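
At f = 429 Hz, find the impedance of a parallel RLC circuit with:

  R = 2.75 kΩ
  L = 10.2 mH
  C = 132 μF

Step 1 — Angular frequency: ω = 2π·f = 2π·429 = 2695 rad/s.
Step 2 — Component impedances:
  R: Z = R = 2750 Ω
  L: Z = jωL = j·2695·0.0102 = 0 + j27.49 Ω
  C: Z = 1/(jωC) = -j/(ω·C) = 0 - j2.811 Ω
Step 3 — Parallel combination: 1/Z_total = 1/R + 1/L + 1/C; Z_total = 0.003564 - j3.131 Ω = 3.131∠-89.9° Ω.

Z = 0.003564 - j3.131 Ω = 3.131∠-89.9° Ω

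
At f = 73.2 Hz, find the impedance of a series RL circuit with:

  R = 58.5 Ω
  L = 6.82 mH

Step 1 — Angular frequency: ω = 2π·f = 2π·73.2 = 459.9 rad/s.
Step 2 — Component impedances:
  R: Z = R = 58.5 Ω
  L: Z = jωL = j·459.9·0.00682 = 0 + j3.137 Ω
Step 3 — Series combination: Z_total = R + L = 58.5 + j3.137 Ω = 58.58∠3.1° Ω.

Z = 58.5 + j3.137 Ω = 58.58∠3.1° Ω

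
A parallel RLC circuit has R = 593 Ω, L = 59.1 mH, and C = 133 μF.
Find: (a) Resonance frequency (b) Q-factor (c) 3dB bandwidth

Step 1 — Resonance: ω₀ = 1/√(LC) = 1/√(0.0591·0.000133) = 356.7 rad/s.
Step 2 — f₀ = ω₀/(2π) = 56.77 Hz.
Step 3 — Parallel Q: Q = R/(ω₀L) = 593/(356.7·0.0591) = 28.13.
Step 4 — Bandwidth: Δω = ω₀/Q = 12.68 rad/s; BW = Δω/(2π) = 2.018 Hz.

(a) f₀ = 56.77 Hz  (b) Q = 28.13  (c) BW = 2.018 Hz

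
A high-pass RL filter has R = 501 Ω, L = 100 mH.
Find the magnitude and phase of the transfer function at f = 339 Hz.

Step 1 — Angular frequency: ω = 2π·339 = 2130 rad/s.
Step 2 — Transfer function: H(jω) = jωL/(R + jωL).
Step 3 — Numerator jωL = j·213; denominator R + jωL = 501 + j213.
Step 4 — H = 0.1531 + j0.3601.
Step 5 — Magnitude: |H| = 0.3913 (-8.2 dB); phase: φ = 67.0°.

|H| = 0.3913 (-8.2 dB), φ = 67.0°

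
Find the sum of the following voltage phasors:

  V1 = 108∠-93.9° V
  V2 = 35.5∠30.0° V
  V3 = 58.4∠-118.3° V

Step 1 — Convert each phasor to rectangular form:
  V1 = 108·(cos(-93.9°) + j·sin(-93.9°)) = -7.346 - j107.7 V
  V2 = 35.5·(cos(30.0°) + j·sin(30.0°)) = 30.74 + j17.75 V
  V3 = 58.4·(cos(-118.3°) + j·sin(-118.3°)) = -27.69 - j51.42 V
Step 2 — Sum components: V_total = -4.289 - j141.4 V.
Step 3 — Convert to polar: |V_total| = 141.5 V, ∠V_total = -91.7°.

V_total = 141.5∠-91.7° V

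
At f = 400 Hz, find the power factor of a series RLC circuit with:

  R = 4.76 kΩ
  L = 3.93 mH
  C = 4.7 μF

Step 1 — Angular frequency: ω = 2π·f = 2π·400 = 2513 rad/s.
Step 2 — Component impedances:
  R: Z = R = 4760 Ω
  L: Z = jωL = j·2513·0.00393 = 0 + j9.877 Ω
  C: Z = 1/(jωC) = -j/(ω·C) = 0 - j84.66 Ω
Step 3 — Series combination: Z_total = R + L + C = 4760 - j74.78 Ω = 4761∠-0.9° Ω.
Step 4 — Power factor: PF = cos(φ) = Re(Z)/|Z| = 4760/4760.6 = 0.9999.
Step 5 — Type: Im(Z) = -74.78 ⇒ leading (phase φ = -0.9°).

PF = 0.9999 (leading, φ = -0.9°)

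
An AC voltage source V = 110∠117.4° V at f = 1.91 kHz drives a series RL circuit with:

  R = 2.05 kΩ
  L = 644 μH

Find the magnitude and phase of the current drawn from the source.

Step 1 — Angular frequency: ω = 2π·f = 2π·1910 = 1.2e+04 rad/s.
Step 2 — Component impedances:
  R: Z = R = 2050 Ω
  L: Z = jωL = j·1.2e+04·0.000644 = 0 + j7.729 Ω
Step 3 — Series combination: Z_total = R + L = 2050 + j7.729 Ω = 2050∠0.2° Ω.
Step 4 — Source phasor: V = 110∠117.4° V = -50.62 + j97.66 V.
Step 5 — Ohm's law: I = V / Z_total = (-50.62 + j97.66) / (2050 + j7.729) = -0.02451 + j0.04773 A.
Step 6 — Convert to polar: |I| = 0.05366 A, ∠I = 117.2°.

I = 0.05366∠117.2° A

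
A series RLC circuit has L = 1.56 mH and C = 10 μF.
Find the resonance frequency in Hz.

Step 1 — Resonance condition Im(Z)=0 gives ω₀ = 1/√(LC).
Step 2 — ω₀ = 1/√(0.00156·1e-05) = 8006 rad/s.
Step 3 — f₀ = ω₀/(2π) = 1274 Hz.

f₀ = 1274 Hz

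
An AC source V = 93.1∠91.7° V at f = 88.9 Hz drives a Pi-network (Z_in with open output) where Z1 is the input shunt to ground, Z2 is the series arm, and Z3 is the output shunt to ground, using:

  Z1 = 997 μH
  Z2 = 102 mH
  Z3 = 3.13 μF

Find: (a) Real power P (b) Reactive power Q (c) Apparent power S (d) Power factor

Step 1 — Angular frequency: ω = 2π·f = 2π·88.9 = 558.6 rad/s.
Step 2 — Component impedances:
  Z1: Z = jωL = j·558.6·0.000997 = 0 + j0.5569 Ω
  Z2: Z = jωL = j·558.6·0.102 = 0 + j56.97 Ω
  Z3: Z = 1/(jωC) = -j/(ω·C) = 0 - j572 Ω
Step 3 — With open output, the series arm Z2 and the output shunt Z3 appear in series to ground: Z2 + Z3 = 0 - j515 Ω.
Step 4 — Parallel with input shunt Z1: Z_in = Z1 || (Z2 + Z3) = 0 + j0.5575 Ω = 0.5575∠90.0° Ω.
Step 5 — Source phasor: V = 93.1∠91.7° V = -2.762 + j93.06 V.
Step 6 — Current: I = V / Z = 166.9 + j4.954 A = 167∠1.7° A.
Step 7 — Complex power: S = V·I* = 0 + j1.555e+04 VA.
Step 8 — Real power: P = Re(S) = 0 W.
Step 9 — Reactive power: Q = Im(S) = 1.555e+04 VAR.
Step 10 — Apparent power: |S| = 1.555e+04 VA.
Step 11 — Power factor: PF = P/|S| = 0 (lagging).

(a) P = 0 W  (b) Q = 1.555e+04 VAR  (c) S = 1.555e+04 VA  (d) PF = 0 (lagging)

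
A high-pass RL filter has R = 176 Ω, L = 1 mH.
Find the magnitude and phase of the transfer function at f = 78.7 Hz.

Step 1 — Angular frequency: ω = 2π·78.7 = 494.5 rad/s.
Step 2 — Transfer function: H(jω) = jωL/(R + jωL).
Step 3 — Numerator jωL = j·0.4945; denominator R + jωL = 176 + j0.4945.
Step 4 — H = 7.894e-06 + j0.00281.
Step 5 — Magnitude: |H| = 0.00281 (-51.0 dB); phase: φ = 89.8°.

|H| = 0.00281 (-51.0 dB), φ = 89.8°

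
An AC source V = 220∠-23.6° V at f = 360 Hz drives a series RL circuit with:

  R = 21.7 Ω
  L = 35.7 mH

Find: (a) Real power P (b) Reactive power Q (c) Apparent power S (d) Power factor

Step 1 — Angular frequency: ω = 2π·f = 2π·360 = 2262 rad/s.
Step 2 — Component impedances:
  R: Z = R = 21.7 Ω
  L: Z = jωL = j·2262·0.0357 = 0 + j80.75 Ω
Step 3 — Series combination: Z_total = R + L = 21.7 + j80.75 Ω = 83.62∠75.0° Ω.
Step 4 — Source phasor: V = 220∠-23.6° V = 201.6 - j88.08 V.
Step 5 — Current: I = V / Z = -0.3916 - j2.602 A = 2.631∠-98.6° A.
Step 6 — Complex power: S = V·I* = 150.2 + j559 VA.
Step 7 — Real power: P = Re(S) = 150.2 W.
Step 8 — Reactive power: Q = Im(S) = 559 VAR.
Step 9 — Apparent power: |S| = 578.8 VA.
Step 10 — Power factor: PF = P/|S| = 0.2595 (lagging).

(a) P = 150.2 W  (b) Q = 559 VAR  (c) S = 578.8 VA  (d) PF = 0.2595 (lagging)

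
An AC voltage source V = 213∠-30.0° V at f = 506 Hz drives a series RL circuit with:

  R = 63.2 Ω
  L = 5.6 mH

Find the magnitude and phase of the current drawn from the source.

Step 1 — Angular frequency: ω = 2π·f = 2π·506 = 3179 rad/s.
Step 2 — Component impedances:
  R: Z = R = 63.2 Ω
  L: Z = jωL = j·3179·0.0056 = 0 + j17.8 Ω
Step 3 — Series combination: Z_total = R + L = 63.2 + j17.8 Ω = 65.66∠15.7° Ω.
Step 4 — Source phasor: V = 213∠-30.0° V = 184.5 - j106.5 V.
Step 5 — Ohm's law: I = V / Z_total = (184.5 - j106.5) / (63.2 + j17.8) = 2.264 - j2.323 A.
Step 6 — Convert to polar: |I| = 3.244 A, ∠I = -45.7°.

I = 3.244∠-45.7° A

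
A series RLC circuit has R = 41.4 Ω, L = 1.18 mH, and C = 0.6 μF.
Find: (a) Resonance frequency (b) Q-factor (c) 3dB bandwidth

Step 1 — Resonance condition Im(Z)=0 gives ω₀ = 1/√(LC).
Step 2 — ω₀ = 1/√(0.00118·6e-07) = 3.758e+04 rad/s.
Step 3 — f₀ = ω₀/(2π) = 5981 Hz.
Step 4 — Series Q: Q = ω₀L/R = 3.758e+04·0.00118/41.4 = 1.071.
Step 5 — 3dB bandwidth: Δω = ω₀/Q = 3.508e+04 rad/s; BW = Δω/(2π) = 5584 Hz.

(a) f₀ = 5981 Hz  (b) Q = 1.071  (c) BW = 5584 Hz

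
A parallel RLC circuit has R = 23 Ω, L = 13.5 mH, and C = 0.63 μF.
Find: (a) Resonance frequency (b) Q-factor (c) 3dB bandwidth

Step 1 — Resonance: ω₀ = 1/√(LC) = 1/√(0.0135·6.3e-07) = 1.084e+04 rad/s.
Step 2 — f₀ = ω₀/(2π) = 1726 Hz.
Step 3 — Parallel Q: Q = R/(ω₀L) = 23/(1.084e+04·0.0135) = 0.1571.
Step 4 — Bandwidth: Δω = ω₀/Q = 6.901e+04 rad/s; BW = Δω/(2π) = 1.098e+04 Hz.

(a) f₀ = 1726 Hz  (b) Q = 0.1571  (c) BW = 1.098e+04 Hz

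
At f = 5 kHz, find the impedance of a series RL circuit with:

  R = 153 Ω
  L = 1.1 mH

Step 1 — Angular frequency: ω = 2π·f = 2π·5000 = 3.142e+04 rad/s.
Step 2 — Component impedances:
  R: Z = R = 153 Ω
  L: Z = jωL = j·3.142e+04·0.0011 = 0 + j34.56 Ω
Step 3 — Series combination: Z_total = R + L = 153 + j34.56 Ω = 156.9∠12.7° Ω.

Z = 153 + j34.56 Ω = 156.9∠12.7° Ω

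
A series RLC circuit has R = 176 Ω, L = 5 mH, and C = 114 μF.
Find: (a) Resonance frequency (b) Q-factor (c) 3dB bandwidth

Step 1 — Resonance: ω₀ = 1/√(LC) = 1/√(0.005·0.000114) = 1325 rad/s.
Step 2 — f₀ = ω₀/(2π) = 210.8 Hz.
Step 3 — Series Q: Q = ω₀L/R = 1325·0.005/176 = 0.03763.
Step 4 — Bandwidth: Δω = ω₀/Q = 3.52e+04 rad/s; BW = Δω/(2π) = 5602 Hz.

(a) f₀ = 210.8 Hz  (b) Q = 0.03763  (c) BW = 5602 Hz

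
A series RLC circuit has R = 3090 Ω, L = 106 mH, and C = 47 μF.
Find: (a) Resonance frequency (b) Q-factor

Step 1 — Resonance condition Im(Z)=0 gives ω₀ = 1/√(LC).
Step 2 — ω₀ = 1/√(0.106·4.7e-05) = 448 rad/s.
Step 3 — f₀ = ω₀/(2π) = 71.3 Hz.
Step 4 — Series Q: Q = ω₀L/R = 448·0.106/3090 = 0.01537.

(a) f₀ = 71.3 Hz  (b) Q = 0.01537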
================
### [What you need to do]
Search the material for "voltage" and copy each matching line.

### [Problem solution]
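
Find the sum of the following voltage phasors:
An AC voltage source V = 110∠117.4° V at f = 1.91 kHz drives a series RL circuit with:
An AC voltage source V = 213∠-30.0° V at f = 506 Hz drives a series RL circuit with: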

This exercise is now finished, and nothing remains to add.